▸ Problem to work on
The records below hold a stretch from the line with "- City of Maribel: 9.7 mills" through the line with "- Cedarvale Township: 0.631%"; return exactly those lines, ends included, and nothing more.

** Opening Records block **

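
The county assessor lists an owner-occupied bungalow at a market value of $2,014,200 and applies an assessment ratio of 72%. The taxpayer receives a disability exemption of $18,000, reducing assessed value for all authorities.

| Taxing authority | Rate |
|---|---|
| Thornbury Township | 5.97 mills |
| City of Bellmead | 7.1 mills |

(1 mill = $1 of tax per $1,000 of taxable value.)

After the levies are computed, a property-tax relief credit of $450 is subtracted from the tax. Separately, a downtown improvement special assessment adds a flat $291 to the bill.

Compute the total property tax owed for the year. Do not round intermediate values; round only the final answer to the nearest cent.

$18,560.17

Assessed value = $2,014,200 × 0.72 = $1,450,224
Taxable value = $1,450,224 − $18,000 = $1,432,224
Thornbury Township: $1,432,224 × 0.00597 = $8,550.37728
City of Bellmead: $1,432,224 × 0.0071 = $10,168.7904
Levies subtotal = $18,719.16768
After credit = $18,719.16768 − $450 = $18,269.16768
Total = $18,269.16768 + $291 = $18,560.16768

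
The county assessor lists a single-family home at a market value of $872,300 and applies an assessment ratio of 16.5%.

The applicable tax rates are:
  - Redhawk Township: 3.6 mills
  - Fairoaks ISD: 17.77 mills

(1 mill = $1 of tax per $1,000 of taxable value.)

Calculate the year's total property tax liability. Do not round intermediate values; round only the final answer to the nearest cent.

$3,075.77

Assessed value = $872,300 × 0.165 = $143,929.5
Redhawk Township: $143,929.5 × 0.0036 = $518.1462
Fairoaks ISD: $143,929.5 × 0.01777 = $2,557.627215
Total = $518.1462 + $2,557.627215 = $3,075.773415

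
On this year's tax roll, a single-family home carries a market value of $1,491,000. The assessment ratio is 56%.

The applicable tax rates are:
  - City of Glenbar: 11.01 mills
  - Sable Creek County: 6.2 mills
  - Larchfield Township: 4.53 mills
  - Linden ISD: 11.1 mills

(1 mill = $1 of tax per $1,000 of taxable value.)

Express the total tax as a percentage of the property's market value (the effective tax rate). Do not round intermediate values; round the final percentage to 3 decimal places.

1.839%

Assessed value = $1,491,000 × 0.56 = $834,960
City of Glenbar: $834,960 × 0.01101 = $9,192.9096
Sable Creek County: $834,960 × 0.0062 = $5,176.752
Larchfield Township: $834,960 × 0.00453 = $3,782.3688
Linden ISD: $834,960 × 0.0111 = $9,268.056
Total tax = $27,420.0864
Effective rate = $27,420.0864 ÷ $1,491,000 = 1.839% of market value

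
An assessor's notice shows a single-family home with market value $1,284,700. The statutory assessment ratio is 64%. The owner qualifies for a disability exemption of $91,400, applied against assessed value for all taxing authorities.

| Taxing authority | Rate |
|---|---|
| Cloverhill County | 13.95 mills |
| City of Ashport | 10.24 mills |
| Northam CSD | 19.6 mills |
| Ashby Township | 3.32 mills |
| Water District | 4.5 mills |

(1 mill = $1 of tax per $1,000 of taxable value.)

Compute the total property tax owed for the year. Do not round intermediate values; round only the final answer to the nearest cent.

$37,717.00

Assessed value = $1,284,700 × 0.64 = $822,208
Taxable value = $822,208 − $91,400 = $730,808
Cloverhill County: $730,808 × 0.01395 = $10,194.7716
City of Ashport: $730,808 × 0.01024 = $7,483.47392
Northam CSD: $730,808 × 0.0196 = $14,323.8368
Ashby Township: $730,808 × 0.00332 = $2,426.28256
Water District: $730,808 × 0.0045 = $3,288.636
Total = $10,194.7716 + $7,483.47392 + $14,323.8368 + $2,426.28256 + $3,288.636 = $37,717.00088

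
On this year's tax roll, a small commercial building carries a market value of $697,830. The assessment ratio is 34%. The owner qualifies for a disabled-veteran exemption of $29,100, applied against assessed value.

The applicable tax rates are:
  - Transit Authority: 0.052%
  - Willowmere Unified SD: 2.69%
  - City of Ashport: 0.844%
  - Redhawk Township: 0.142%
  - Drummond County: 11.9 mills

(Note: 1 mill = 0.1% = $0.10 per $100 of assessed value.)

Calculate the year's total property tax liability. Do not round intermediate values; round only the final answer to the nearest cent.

Assessed value = $697,830 × 0.34 = $237,262.2
Taxable value = $237,262.2 − $29,100 = $208,162.2
Transit Authority: $208,162.2 × 0.00052 = $108.244344
Willowmere Unified SD: $208,162.2 × 0.0269 = $5,599.56318
City of Ashport: $208,162.2 × 0.00844 = $1,756.888968
Redhawk Township: $208,162.2 × 0.00142 = $295.590324
Drummond County: $208,162.2 × 0.0119 = $2,477.13018
Total = $10,237.416996

$10,237.42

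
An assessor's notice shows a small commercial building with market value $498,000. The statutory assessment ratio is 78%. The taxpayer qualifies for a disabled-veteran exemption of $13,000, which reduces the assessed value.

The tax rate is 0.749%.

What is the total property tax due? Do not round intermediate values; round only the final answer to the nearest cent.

Assessed value = $498,000 × 0.78 = $388,440
Taxable value = $388,440 − $13,000 = $375,440
Tax = $375,440 × 0.00749 = $2,812.0456

$2,812.05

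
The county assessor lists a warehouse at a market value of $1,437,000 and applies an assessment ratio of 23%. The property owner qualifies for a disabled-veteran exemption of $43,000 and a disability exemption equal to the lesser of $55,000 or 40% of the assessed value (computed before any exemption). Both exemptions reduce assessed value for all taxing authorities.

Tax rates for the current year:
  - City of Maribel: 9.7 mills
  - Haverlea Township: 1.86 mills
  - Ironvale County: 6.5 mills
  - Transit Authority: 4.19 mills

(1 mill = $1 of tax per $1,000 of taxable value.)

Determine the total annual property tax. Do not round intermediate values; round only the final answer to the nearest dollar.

Assessed value = $1,437,000 × 0.23 = $330,510
Disability exemption = min($55,000, 40% × $330,510) = min($55,000, $132,204) = $55,000 (dollar cap binds)
Taxable value = $330,510 − $43,000 − $55,000 = $232,510
City of Maribel: $232,510 × 0.0097 = $2,255.347
Haverlea Township: $232,510 × 0.00186 = $432.4686
Ironvale County: $232,510 × 0.0065 = $1,511.315
Transit Authority: $232,510 × 0.00419 = $974.2169
Total = $5,173.3475

$5,173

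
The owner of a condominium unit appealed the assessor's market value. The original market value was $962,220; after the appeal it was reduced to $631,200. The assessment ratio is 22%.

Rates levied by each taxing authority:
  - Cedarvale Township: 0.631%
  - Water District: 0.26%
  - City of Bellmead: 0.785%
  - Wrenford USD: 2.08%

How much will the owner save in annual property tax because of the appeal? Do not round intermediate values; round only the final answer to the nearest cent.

$2,735.28

Old assessed value = $962,220 × 0.22 = $211,688.4
New assessed value = $631,200 × 0.22 = $138,864
Combined rate = 0.00631 + 0.0026 + 0.00785 + 0.0208 = 0.03756
Old tax = $211,688.4 × 0.03756 = $7,951.016304
New tax = $138,864 × 0.03756 = $5,215.73184
Reduction = $7,951.016304 − $5,215.73184 = $2,735.284464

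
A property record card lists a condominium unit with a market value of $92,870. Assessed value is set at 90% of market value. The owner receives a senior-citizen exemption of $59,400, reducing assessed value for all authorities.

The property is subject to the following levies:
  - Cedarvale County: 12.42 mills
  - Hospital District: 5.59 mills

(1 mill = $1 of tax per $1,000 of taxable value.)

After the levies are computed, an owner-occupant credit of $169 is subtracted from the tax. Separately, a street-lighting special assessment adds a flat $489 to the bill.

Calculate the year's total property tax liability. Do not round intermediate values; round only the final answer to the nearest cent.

Assessed value = $92,870 × 0.9 = $83,583
Taxable value = $83,583 − $59,400 = $24,183
Cedarvale County: $24,183 × 0.01242 = $300.35286
Hospital District: $24,183 × 0.00559 = $135.18297
Levies subtotal = $435.53583
After credit = $435.53583 − $169 = $266.53583
Total = $266.53583 + $489 = $755.53583

$755.54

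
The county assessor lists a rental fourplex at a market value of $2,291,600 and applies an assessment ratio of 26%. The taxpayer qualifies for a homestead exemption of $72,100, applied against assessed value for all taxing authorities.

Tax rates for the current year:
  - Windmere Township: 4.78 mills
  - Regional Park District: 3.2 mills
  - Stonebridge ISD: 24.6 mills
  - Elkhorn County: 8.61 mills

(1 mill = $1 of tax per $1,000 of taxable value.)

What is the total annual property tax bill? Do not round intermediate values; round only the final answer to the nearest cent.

Assessed value = $2,291,600 × 0.26 = $595,816
Taxable value = $595,816 − $72,100 = $523,716
Windmere Township: $523,716 × 0.00478 = $2,503.36248
Regional Park District: $523,716 × 0.0032 = $1,675.8912
Stonebridge ISD: $523,716 × 0.0246 = $12,883.4136
Elkhorn County: $523,716 × 0.00861 = $4,509.19476
Total = $2,503.36248 + $1,675.8912 + $12,883.4136 + $4,509.19476 = $21,571.86204

$21,571.86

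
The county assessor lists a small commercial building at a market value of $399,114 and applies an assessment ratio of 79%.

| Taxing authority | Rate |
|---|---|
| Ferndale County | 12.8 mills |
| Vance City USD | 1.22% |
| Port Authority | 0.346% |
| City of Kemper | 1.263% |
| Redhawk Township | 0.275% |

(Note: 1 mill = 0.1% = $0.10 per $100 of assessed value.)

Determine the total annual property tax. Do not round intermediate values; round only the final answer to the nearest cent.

$13,822.75

Assessed value = $399,114 × 0.79 = $315,300.06
Ferndale County: $315,300.06 × 0.0128 = $4,035.840768
Vance City USD: $315,300.06 × 0.0122 = $3,846.660732
Port Authority: $315,300.06 × 0.00346 = $1,090.9382076
City of Kemper: $315,300.06 × 0.01263 = $3,982.2397578
Redhawk Township: $315,300.06 × 0.00275 = $867.075165
Total = $13,822.7546304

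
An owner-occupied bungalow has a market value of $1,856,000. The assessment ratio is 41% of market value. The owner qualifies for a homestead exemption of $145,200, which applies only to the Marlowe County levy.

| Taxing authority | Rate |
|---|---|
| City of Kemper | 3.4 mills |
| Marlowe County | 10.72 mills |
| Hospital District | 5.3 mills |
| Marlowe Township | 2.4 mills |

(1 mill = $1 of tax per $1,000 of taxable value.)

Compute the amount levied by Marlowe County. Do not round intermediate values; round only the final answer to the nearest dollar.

$6,601

Assessed value = $1,856,000 × 0.41 = $760,960
Marlowe County taxable value = $760,960 − $145,200 = $615,760
Marlowe County levy = $615,760 × 0.01072 = $6,600.9472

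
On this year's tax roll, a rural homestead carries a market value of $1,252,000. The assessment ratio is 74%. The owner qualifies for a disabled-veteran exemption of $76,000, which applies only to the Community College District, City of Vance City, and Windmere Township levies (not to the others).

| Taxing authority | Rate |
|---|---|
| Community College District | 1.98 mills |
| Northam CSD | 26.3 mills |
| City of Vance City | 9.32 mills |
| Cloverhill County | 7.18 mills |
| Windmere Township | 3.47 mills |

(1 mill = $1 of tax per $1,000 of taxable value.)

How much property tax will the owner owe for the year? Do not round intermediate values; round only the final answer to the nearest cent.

Assessed value = $1,252,000 × 0.74 = $926,480
Community College District: ($926,480 − $76,000) × 0.00198 = $850,480 × 0.00198 = $1,683.9504
Northam CSD: $926,480 × 0.0263 = $24,366.424
City of Vance City: ($926,480 − $76,000) × 0.00932 = $850,480 × 0.00932 = $7,926.4736
Cloverhill County: $926,480 × 0.00718 = $6,652.1264
Windmere Township: ($926,480 − $76,000) × 0.00347 = $850,480 × 0.00347 = $2,951.1656
Total = $43,580.14

$43,580.14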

** Closing Records block **

▸ Result of the task
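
  - City of Maribel: 9.7 mills
  - Haverlea Township: 1.86 mills
  - Ironvale County: 6.5 mills
  - Transit Authority: 4.19 mills

(1 mill = $1 of tax per $1,000 of taxable value.)

Determine the total annual property tax. Do not round intermediate values; round only the final answer to the nearest dollar.

Assessed value = $1,437,000 × 0.23 = $330,510
Disability exemption = min($55,000, 40% × $330,510) = min($55,000, $132,204) = $55,000 (dollar cap binds)
Taxable value = $330,510 − $43,000 − $55,000 = $232,510
City of Maribel: $232,510 × 0.0097 = $2,255.347
Haverlea Township: $232,510 × 0.00186 = $432.4686
Ironvale County: $232,510 × 0.0065 = $1,511.315
Transit Authority: $232,510 × 0.00419 = $974.2169
Total = $5,173.3475

$5,173

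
The owner of a condominium unit appealed the assessor's market value. The original market value was $962,220; after the appeal it was reduced to $631,200. The assessment ratio is 22%.

Rates levied by each taxing authority:
  - Cedarvale Township: 0.631%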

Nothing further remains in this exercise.